Stored data

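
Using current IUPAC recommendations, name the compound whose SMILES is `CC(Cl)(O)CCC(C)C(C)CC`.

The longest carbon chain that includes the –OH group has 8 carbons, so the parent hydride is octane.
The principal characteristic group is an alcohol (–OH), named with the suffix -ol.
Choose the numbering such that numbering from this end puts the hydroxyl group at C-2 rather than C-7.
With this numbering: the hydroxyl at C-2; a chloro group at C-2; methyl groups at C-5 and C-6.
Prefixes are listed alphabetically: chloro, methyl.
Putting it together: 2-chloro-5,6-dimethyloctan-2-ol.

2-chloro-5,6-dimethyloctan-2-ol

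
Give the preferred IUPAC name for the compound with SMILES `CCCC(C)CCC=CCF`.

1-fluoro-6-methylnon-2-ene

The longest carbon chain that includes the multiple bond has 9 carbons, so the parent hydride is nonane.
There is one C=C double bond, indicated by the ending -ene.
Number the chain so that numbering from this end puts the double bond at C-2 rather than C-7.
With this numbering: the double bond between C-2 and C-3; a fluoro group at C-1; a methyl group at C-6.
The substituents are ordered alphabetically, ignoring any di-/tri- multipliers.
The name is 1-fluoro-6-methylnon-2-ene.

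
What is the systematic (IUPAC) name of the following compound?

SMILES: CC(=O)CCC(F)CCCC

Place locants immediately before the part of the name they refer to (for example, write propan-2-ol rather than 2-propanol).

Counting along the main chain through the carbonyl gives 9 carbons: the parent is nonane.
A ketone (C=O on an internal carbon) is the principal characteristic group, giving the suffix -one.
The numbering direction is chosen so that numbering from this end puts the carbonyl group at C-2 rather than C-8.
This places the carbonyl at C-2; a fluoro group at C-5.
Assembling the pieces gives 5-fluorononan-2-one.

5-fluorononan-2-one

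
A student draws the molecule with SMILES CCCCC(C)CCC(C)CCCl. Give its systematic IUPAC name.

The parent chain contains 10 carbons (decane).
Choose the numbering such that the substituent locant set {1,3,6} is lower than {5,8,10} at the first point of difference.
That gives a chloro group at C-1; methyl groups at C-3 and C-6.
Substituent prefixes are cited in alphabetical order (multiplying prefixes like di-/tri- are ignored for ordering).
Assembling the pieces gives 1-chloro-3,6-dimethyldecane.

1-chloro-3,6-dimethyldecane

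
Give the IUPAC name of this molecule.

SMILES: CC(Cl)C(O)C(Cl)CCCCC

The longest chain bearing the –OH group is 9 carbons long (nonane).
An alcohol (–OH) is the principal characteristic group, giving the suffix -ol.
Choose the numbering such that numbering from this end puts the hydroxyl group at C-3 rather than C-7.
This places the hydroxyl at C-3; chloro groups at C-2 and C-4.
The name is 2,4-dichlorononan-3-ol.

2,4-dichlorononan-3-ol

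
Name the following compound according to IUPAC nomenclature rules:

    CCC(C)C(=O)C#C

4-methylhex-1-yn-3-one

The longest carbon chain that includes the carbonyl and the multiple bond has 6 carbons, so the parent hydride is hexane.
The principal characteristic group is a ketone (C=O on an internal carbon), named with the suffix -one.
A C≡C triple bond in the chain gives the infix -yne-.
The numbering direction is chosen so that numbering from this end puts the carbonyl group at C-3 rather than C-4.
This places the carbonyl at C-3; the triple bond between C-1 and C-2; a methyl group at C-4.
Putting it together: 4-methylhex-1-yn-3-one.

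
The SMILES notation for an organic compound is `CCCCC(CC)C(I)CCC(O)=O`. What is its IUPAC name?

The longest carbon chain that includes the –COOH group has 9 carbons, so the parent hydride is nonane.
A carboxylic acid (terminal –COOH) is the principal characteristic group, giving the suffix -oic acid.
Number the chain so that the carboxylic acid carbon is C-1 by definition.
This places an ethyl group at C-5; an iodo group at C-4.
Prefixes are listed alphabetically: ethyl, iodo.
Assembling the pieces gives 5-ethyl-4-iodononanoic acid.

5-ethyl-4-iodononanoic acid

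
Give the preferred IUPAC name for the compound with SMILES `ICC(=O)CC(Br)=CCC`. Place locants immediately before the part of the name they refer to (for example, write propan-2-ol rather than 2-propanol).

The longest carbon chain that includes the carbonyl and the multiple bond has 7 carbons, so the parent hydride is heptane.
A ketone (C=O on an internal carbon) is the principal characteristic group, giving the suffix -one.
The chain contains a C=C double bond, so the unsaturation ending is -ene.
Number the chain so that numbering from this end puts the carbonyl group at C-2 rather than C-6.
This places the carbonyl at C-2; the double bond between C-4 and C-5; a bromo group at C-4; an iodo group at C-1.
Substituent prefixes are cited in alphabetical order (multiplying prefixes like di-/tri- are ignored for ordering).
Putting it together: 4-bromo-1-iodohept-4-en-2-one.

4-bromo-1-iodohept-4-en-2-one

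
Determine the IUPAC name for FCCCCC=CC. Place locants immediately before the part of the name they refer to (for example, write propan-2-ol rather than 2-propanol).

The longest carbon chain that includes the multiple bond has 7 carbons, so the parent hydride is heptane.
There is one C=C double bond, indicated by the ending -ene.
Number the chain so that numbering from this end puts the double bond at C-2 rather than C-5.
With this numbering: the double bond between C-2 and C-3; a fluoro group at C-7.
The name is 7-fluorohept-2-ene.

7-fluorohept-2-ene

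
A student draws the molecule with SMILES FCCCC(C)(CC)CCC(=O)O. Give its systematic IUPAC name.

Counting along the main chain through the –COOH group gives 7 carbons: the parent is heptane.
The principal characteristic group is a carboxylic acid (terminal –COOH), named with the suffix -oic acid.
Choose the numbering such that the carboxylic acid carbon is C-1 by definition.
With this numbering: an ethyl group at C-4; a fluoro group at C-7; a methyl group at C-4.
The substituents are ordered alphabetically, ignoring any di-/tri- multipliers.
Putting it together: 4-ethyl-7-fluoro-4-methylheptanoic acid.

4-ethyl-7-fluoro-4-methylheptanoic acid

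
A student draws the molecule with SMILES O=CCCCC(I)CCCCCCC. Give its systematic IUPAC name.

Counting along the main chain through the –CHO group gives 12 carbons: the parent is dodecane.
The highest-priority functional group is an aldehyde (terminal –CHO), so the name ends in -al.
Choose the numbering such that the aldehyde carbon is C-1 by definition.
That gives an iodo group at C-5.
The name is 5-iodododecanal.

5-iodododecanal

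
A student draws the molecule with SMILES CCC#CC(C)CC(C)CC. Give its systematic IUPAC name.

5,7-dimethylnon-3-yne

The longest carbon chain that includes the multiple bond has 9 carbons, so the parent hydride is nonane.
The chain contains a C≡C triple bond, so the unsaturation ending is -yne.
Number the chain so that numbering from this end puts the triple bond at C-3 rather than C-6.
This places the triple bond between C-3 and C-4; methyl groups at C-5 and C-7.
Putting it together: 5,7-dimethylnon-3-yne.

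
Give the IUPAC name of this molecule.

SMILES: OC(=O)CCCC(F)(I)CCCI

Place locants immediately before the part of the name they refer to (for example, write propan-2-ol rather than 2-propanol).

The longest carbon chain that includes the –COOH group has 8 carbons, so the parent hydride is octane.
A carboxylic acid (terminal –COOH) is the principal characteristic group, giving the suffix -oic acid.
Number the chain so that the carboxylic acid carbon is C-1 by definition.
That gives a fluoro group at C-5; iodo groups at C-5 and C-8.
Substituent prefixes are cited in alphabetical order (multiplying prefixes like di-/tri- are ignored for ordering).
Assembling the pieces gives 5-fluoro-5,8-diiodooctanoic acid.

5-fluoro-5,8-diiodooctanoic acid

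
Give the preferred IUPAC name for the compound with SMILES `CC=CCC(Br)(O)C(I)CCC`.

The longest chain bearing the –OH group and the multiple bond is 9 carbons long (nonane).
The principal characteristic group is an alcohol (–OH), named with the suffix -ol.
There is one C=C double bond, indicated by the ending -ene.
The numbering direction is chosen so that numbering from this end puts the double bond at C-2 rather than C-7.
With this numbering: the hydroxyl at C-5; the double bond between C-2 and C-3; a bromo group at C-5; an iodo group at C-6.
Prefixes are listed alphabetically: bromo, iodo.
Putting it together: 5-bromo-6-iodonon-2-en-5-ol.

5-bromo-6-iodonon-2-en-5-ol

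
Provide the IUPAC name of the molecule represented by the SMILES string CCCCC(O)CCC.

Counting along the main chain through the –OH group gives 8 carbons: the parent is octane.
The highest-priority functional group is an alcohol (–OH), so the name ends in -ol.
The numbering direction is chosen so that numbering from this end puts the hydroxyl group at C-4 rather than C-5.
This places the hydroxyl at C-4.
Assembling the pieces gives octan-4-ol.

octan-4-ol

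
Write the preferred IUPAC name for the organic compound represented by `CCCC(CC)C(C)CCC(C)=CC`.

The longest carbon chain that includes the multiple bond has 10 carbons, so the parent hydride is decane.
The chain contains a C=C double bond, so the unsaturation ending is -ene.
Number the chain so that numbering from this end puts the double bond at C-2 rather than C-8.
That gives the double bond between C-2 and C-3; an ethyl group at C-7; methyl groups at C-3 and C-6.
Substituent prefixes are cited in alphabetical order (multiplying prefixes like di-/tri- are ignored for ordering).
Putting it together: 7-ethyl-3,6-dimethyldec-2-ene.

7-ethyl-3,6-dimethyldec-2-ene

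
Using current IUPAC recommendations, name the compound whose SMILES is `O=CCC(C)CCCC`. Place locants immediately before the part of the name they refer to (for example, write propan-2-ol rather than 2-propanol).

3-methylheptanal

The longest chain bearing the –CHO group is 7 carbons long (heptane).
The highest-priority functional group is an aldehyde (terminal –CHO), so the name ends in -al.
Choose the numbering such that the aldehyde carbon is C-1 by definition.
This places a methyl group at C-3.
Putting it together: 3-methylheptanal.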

Aim of the exercise: Show the lines above that include "following".

Written answer:
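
What is the systematic (IUPAC) name of the following compound?
Name the following compound according to IUPAC nomenclature rules: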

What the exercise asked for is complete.